## Prompt
Everything from the top of the data below through the line with "Client V has" should be duplicated exactly, and nothing past it.

## Dataset records
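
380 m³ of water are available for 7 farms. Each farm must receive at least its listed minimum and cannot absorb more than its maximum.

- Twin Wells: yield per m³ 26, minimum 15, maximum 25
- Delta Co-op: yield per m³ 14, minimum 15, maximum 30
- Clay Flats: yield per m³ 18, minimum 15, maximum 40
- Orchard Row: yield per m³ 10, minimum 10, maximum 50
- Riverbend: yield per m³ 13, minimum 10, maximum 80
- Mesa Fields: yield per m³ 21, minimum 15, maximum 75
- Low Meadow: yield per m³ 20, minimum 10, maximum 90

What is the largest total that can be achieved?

6605

Meeting every minimum uses 15+15+15+10+10+15+10 = 90 m³, leaving 290.
Order the farms by yield per m³: Twin Wells 26 > Mesa Fields 21 > Low Meadow 20 > Clay Flats 18 > Delta Co-op 14 > Riverbend 13 > Orchard Row 10.
Twin Wells: +10 to 25 (cap) ; 280 left.
Mesa Fields: +60 to 75 (cap) ; 220 left.
Low Meadow: +80 to 90 (cap) ; 140 left.
Give Clay Flats 25 more to hit its cap of 40 ; 115 left.
Give Delta Co-op 15 more to hit its cap of 30 ; 100 left.
Riverbend takes 70 more to reach its cap of 80 ; 30 left.
Orchard Row has room for 40 more but only 30 remain, so it gets 40.
Total = 26×25 + 14×30 + 18×40 + 10×40 + 13×80 + 21×75 + 20×90 = 6605.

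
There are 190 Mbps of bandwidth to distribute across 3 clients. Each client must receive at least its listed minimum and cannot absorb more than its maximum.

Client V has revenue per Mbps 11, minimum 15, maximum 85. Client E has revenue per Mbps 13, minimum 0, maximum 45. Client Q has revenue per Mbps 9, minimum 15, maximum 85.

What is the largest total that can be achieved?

Meeting every minimum uses 15+0+15 = 30 Mbps, leaving 160.
Rank by revenue per Mbps: Client E 13 > Client V 11 > Client Q 9.
Give Client E 45 more to hit its cap of 45 ; 115 left.
Give Client V 70 more to hit its cap of 85 ; 45 left.
Only 45 left; Client Q takes them to reach 60.
Total = 11×85 + 13×45 + 9×60 = 2060.

2060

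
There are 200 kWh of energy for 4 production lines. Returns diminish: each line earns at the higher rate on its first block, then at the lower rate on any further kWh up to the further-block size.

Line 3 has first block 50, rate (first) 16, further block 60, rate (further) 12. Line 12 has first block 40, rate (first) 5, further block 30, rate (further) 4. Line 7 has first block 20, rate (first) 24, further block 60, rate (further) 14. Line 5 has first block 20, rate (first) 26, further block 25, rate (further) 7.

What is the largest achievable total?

Rank every tier by rate: Line 5/first 26 > Line 7/first 24 > Line 3/first 16 > Line 7/second 14 > Line 3/second 12 > Line 5/second 7 > Line 12/first 5 > Line 12/second 4.
Fill Line 5 first block (20 at 26) ; 180 left.
Line 7 first at 24: fill all 20 ; 160 left.
Fill Line 3 first block (50 at 16) ; 110 left.
Line 7/second (14): +60 ; 50 left.
Line 3/second: +50 of 60 at 12; pool empty.
Total = 26×20 + 24×20 + 16×50 + 14×60 + 12×50 = 3240.

3240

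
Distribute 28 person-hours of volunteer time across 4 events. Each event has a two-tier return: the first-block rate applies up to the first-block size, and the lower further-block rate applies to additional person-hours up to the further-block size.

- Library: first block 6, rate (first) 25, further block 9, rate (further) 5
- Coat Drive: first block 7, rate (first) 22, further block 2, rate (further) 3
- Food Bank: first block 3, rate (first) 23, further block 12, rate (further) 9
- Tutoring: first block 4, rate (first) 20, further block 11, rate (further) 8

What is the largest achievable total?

Treat each block as its own option and order by rate: Library/T1 25 > Food Bank/T1 23 > Coat Drive/T1 22 > Tutoring/T1 20 > Food Bank/T2 9 > Tutoring/T2 8 > Library/T2 5 > Coat Drive/T2 3.
Library/T1 (25): +6 — 22 left.
Fill Food Bank T1 block (3 at 23) — 19 left.
Coat Drive/T1 (22): +7 — 12 left.
Tutoring T1 at 20: fill all 4 — 8 left.
Food Bank/T2: +8 of 12 at 9; pool empty.
Total = 25×6 + 23×3 + 22×7 + 20×4 + 9×8 = 525.

525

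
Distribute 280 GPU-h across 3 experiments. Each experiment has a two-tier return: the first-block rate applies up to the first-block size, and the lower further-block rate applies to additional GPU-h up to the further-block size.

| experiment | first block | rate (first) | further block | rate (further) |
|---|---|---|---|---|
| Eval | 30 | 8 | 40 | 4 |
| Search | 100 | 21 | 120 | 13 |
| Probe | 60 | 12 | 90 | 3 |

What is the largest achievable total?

Treat each block as its own option and order by rate: Search/T1 21 > Search/T2 13 > Probe/T1 12 > Eval/T1 8 > Eval/T2 4 > Probe/T2 3.
Search T1 at 21: fill all 100 — 180 left.
Search/T2 (13): +120 — 60 left.
Fill Probe T1 block (60 at 12) — 0 left.
Total = 21×100 + 13×120 + 12×60 = 4380.

4380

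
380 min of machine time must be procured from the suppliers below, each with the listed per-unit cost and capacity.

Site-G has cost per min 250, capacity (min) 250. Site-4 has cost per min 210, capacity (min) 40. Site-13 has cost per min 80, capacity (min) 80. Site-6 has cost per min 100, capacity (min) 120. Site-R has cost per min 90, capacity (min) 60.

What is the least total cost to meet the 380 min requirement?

Fill from the cheapest supplier first.
Site-13 (80): use full 80 → 300 min to go.
Site-R at 90: take all 60 min → 240 still needed.
Take 120 from Site-6 at 100 → need 120 more.
Site-4 at 210: take all 40 min → 80 still needed.
Site-G at 250: take 80 of its 250 → requirement met.
Cost = 80×80 + 60×90 + 120×100 + 40×210 + 80×250 = 52200.

52200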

## Solution for this exercise
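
380 m³ of water are available for 7 farms. Each farm must receive at least its listed minimum and cannot absorb more than its maximum.

- Twin Wells: yield per m³ 26, minimum 15, maximum 25
- Delta Co-op: yield per m³ 14, minimum 15, maximum 30
- Clay Flats: yield per m³ 18, minimum 15, maximum 40
- Orchard Row: yield per m³ 10, minimum 10, maximum 50
- Riverbend: yield per m³ 13, minimum 10, maximum 80
- Mesa Fields: yield per m³ 21, minimum 15, maximum 75
- Low Meadow: yield per m³ 20, minimum 10, maximum 90

What is the largest total that can be achieved?

6605

Meeting every minimum uses 15+15+15+10+10+15+10 = 90 m³, leaving 290.
Order the farms by yield per m³: Twin Wells 26 > Mesa Fields 21 > Low Meadow 20 > Clay Flats 18 > Delta Co-op 14 > Riverbend 13 > Orchard Row 10.
Twin Wells: +10 to 25 (cap) ; 280 left.
Mesa Fields: +60 to 75 (cap) ; 220 left.
Low Meadow: +80 to 90 (cap) ; 140 left.
Give Clay Flats 25 more to hit its cap of 40 ; 115 left.
Give Delta Co-op 15 more to hit its cap of 30 ; 100 left.
Riverbend takes 70 more to reach its cap of 80 ; 30 left.
Orchard Row has room for 40 more but only 30 remain, so it gets 40.
Total = 26×25 + 14×30 + 18×40 + 10×40 + 13×80 + 21×75 + 20×90 = 6605.

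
There are 190 Mbps of bandwidth to distribute across 3 clients. Each client must receive at least its listed minimum and cannot absorb more than its maximum.

Client V has revenue per Mbps 11, minimum 15, maximum 85. Client E has revenue per Mbps 13, minimum 0, maximum 45. Client Q has revenue per Mbps 9, minimum 15, maximum 85.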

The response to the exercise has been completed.